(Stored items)
....

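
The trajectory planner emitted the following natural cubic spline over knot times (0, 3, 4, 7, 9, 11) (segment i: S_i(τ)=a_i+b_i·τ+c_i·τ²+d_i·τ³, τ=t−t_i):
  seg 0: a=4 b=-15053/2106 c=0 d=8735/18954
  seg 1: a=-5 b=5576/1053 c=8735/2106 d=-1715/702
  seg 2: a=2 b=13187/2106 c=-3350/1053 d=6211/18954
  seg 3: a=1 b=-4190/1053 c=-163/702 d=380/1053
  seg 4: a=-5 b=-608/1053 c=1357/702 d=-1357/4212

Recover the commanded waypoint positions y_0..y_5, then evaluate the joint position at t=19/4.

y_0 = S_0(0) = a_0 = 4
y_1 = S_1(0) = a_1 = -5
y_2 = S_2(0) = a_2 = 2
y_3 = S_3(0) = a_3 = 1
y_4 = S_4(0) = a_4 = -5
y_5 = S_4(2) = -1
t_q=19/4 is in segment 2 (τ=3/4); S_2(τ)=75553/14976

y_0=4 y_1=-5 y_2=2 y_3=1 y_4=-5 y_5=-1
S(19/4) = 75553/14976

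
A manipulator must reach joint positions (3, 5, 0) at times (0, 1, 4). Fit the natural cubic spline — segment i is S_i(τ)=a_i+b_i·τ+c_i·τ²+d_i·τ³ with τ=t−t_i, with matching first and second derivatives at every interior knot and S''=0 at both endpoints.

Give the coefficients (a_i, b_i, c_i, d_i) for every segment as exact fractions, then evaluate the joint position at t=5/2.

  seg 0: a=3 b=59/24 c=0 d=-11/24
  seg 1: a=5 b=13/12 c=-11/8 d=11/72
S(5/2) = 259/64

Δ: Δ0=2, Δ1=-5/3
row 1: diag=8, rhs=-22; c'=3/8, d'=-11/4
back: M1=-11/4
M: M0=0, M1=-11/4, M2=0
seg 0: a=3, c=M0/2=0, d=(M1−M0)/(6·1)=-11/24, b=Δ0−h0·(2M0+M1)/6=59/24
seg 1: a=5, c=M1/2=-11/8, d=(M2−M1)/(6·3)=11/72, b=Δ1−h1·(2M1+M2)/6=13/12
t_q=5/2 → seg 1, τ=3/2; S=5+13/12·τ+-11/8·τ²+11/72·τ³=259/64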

....

* Problem to solve: Report every line in the data above in which the word "natural" appears.

* Response below:
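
The trajectory planner emitted the following natural cubic spline over knot times (0, 3, 4, 7, 9, 11) (segment i: S_i(τ)=a_i+b_i·τ+c_i·τ²+d_i·τ³, τ=t−t_i):
A manipulator must reach joint positions (3, 5, 0) at times (0, 1, 4). Fit the natural cubic spline — segment i is S_i(τ)=a_i+b_i·τ+c_i·τ²+d_i·τ³ with τ=t−t_i, with matching first and second derivatives at every interior knot and S''=0 at both endpoints.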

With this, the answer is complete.